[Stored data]
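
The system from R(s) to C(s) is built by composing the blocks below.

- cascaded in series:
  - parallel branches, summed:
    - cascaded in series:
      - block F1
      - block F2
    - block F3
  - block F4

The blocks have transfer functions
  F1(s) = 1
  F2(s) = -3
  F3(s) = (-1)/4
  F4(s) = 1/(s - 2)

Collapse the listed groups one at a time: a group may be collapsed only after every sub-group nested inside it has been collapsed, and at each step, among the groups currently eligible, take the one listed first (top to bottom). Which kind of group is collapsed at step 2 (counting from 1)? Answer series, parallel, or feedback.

Step 1. reduce the series chain F1, F2
Step 2. reduce the parallel group (F1*F2), F3
Step 3. multiply ((F1*F2)+F3), F4 (series)
The group at step 2 is a parallel group.

Hence the answer: parallel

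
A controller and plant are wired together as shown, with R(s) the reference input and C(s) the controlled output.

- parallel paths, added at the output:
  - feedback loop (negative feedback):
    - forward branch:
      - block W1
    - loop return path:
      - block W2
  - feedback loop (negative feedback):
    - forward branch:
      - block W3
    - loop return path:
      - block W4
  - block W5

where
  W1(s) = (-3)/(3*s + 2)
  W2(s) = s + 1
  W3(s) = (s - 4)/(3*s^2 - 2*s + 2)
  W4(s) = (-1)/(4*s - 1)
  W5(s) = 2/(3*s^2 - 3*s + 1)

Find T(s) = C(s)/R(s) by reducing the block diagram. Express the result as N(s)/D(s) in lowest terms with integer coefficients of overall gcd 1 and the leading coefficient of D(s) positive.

(1) collapse the loop (W1 forward, W2 return) gives 3
(2) feedback reduction of W3, W4 gives (4*s^2 - 17*s + 4)/(12*s^3 - 11*s^2 + 9*s + 2)
(3) parallel reduction of [W1/(1+W1*W2)], [W3/(1+W3*W4)], W5: this yields T(s), and no further normalization is needed

Hence the answer: (108*s^5 - 195*s^4 + 177*s^3 - 51*s^2 - 2*s + 14)/(36*s^5 - 69*s^4 + 72*s^3 - 32*s^2 + 3*s + 2)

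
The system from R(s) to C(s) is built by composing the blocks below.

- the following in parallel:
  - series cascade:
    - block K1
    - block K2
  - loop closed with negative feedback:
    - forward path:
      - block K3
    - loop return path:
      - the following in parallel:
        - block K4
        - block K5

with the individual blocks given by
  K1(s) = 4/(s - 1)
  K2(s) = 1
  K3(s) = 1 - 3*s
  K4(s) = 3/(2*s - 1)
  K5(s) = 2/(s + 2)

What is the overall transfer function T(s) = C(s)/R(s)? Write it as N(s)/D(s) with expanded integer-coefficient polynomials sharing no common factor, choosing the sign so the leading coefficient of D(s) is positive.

(1) series reduction of K1, K2, giving 4/(s - 1)
(2) combine K4, K5 in parallel, giving (7*s + 4)/(2*s^2 + 3*s - 2)
(3) close the feedback loop around K3, (K4+K5), giving (6*s^3 + 7*s^2 - 9*s + 2)/(19*s^2 + 2*s - 2)
(4) combine (K1*K2), [K3/(1+K3*(K4+K5))] in parallel, which is the overall transfer function T(s) = C(s)/R(s) in lowest terms

Hence the answer: (6*s^4 + s^3 + 60*s^2 + 19*s - 10)/(19*s^3 - 17*s^2 - 4*s + 2)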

> The task: Would you please give all of the records again exactly as they stand?

> Response for this exercise:
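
The system from R(s) to C(s) is built by composing the blocks below.

- cascaded in series:
  - parallel branches, summed:
    - cascaded in series:
      - block F1
      - block F2
    - block F3
  - block F4

The blocks have transfer functions
  F1(s) = 1
  F2(s) = -3
  F3(s) = (-1)/4
  F4(s) = 1/(s - 2)

Collapse the listed groups one at a time: a group may be collapsed only after every sub-group nested inside it has been collapsed, and at each step, among the groups currently eligible, take the one listed first (top to bottom). Which kind of group is collapsed at step 2 (counting from 1)? Answer series, parallel, or feedback.

Step 1. reduce the series chain F1, F2
Step 2. reduce the parallel group (F1*F2), F3
Step 3. multiply ((F1*F2)+F3), F4 (series)
The group at step 2 is a parallel group.

Hence the answer: parallel

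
A controller and plant are wired together as shown, with R(s) the reference input and C(s) the controlled output.

- parallel paths, added at the output:
  - feedback loop (negative feedback):
    - forward branch:
      - block W1
    - loop return path:
      - block W2
  - feedback loop (negative feedback):
    - forward branch:
      - block W3
    - loop return path:
      - block W4
  - block W5

where
  W1(s) = (-3)/(3*s + 2)
  W2(s) = s + 1
  W3(s) = (s - 4)/(3*s^2 - 2*s + 2)
  W4(s) = (-1)/(4*s - 1)
  W5(s) = 2/(3*s^2 - 3*s + 1)

Find T(s) = C(s)/R(s) by reducing the block diagram. Express the result as N(s)/D(s) in lowest terms with integer coefficients of overall gcd 1 and the leading coefficient of D(s) positive.

(1) collapse the loop (W1 forward, W2 return) gives 3
(2) feedback reduction of W3, W4 gives (4*s^2 - 17*s + 4)/(12*s^3 - 11*s^2 + 9*s + 2)
(3) parallel reduction of [W1/(1+W1*W2)], [W3/(1+W3*W4)], W5: this yields T(s), and no further normalization is needed

Hence the answer: (108*s^5 - 195*s^4 + 177*s^3 - 51*s^2 - 2*s + 14)/(36*s^5 - 69*s^4 + 72*s^3 - 32*s^2 + 3*s + 2)

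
The system from R(s) to C(s) is built by composing the blocks below.

- the following in parallel:
  - series cascade:
    - block K1
    - block K2
  - loop closed with negative feedback:
    - forward path:
      - block K3
    - loop return path:
      - the following in parallel:
        - block K4
        - block K5

with the individual blocks given by
  K1(s) = 4/(s - 1)
  K2(s) = 1
  K3(s) = 1 - 3*s
  K4(s) = 3/(2*s - 1)
  K5(s) = 2/(s + 2)

What is the overall transfer function T(s) = C(s)/R(s)? Write it as N(s)/D(s) with expanded integer-coefficient polynomials sharing no common factor, choosing the sign so the leading coefficient of D(s) is positive.

(1) series reduction of K1, K2, giving 4/(s - 1)
(2) combine K4, K5 in parallel, giving (7*s + 4)/(2*s^2 + 3*s - 2)
(3) close the feedback loop around K3, (K4+K5), giving (6*s^3 + 7*s^2 - 9*s + 2)/(19*s^2 + 2*s - 2)
(4) combine (K1*K2), [K3/(1+K3*(K4+K5))] in parallel, which is the overall transfer function T(s) = C(s)/R(s) in lowest terms

Hence the answer: (6*s^4 + s^3 + 60*s^2 + 19*s - 10)/(19*s^3 - 17*s^2 - 4*s + 2)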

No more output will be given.